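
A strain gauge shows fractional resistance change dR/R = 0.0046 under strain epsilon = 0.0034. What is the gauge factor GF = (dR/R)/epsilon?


GF = (dR/R) / epsilon
= 0.0046 / 0.0034
= 1.3529

1.3529


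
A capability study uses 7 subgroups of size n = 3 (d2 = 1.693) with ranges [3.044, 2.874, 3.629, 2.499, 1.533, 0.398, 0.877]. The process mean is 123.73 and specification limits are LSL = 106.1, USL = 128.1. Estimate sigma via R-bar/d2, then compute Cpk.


R_bar = (3.044 + 2.874 + 3.629 + 2.499 + 1.533 + 0.398 + 0.877) / 7 = 2.122
sigma = R_bar / d2 = 2.122 / 1.693 = 1.2533963
Cp = (USL - LSL)/(6*sigma) = (128.1 - 106.1)/(6*1.2533963) = 2.9254
Cpu = (128.1 - 123.73)/(3*1.2533963) = 1.1622
Cpl = (123.73 - 106.1)/(3*1.2533963) = 4.6886
Cpk = min(Cpu, Cpl) = 1.1622

1.1622


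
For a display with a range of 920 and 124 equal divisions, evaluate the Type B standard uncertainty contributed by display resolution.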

+---+

Exercise details
Give back the complete data exactly as supplied.

Answer space
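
A strain gauge shows fractional resistance change dR/R = 0.0046 under strain epsilon = 0.0034. What is the gauge factor GF = (dR/R)/epsilon?


GF = (dR/R) / epsilon
= 0.0046 / 0.0034
= 1.3529

1.3529


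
A capability study uses 7 subgroups of size n = 3 (d2 = 1.693) with ranges [3.044, 2.874, 3.629, 2.499, 1.533, 0.398, 0.877]. The process mean is 123.73 and specification limits are LSL = 106.1, USL = 128.1. Estimate sigma via R-bar/d2, then compute Cpk.


R_bar = (3.044 + 2.874 + 3.629 + 2.499 + 1.533 + 0.398 + 0.877) / 7 = 2.122
sigma = R_bar / d2 = 2.122 / 1.693 = 1.2533963
Cp = (USL - LSL)/(6*sigma) = (128.1 - 106.1)/(6*1.2533963) = 2.9254
Cpu = (128.1 - 123.73)/(3*1.2533963) = 1.1622
Cpl = (123.73 - 106.1)/(3*1.2533963) = 4.6886
Cpk = min(Cpu, Cpl) = 1.1622

1.1622


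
For a display with a range of 920 and 124 equal divisions, evaluate the Type B standard uncertainty contributed by display resolution.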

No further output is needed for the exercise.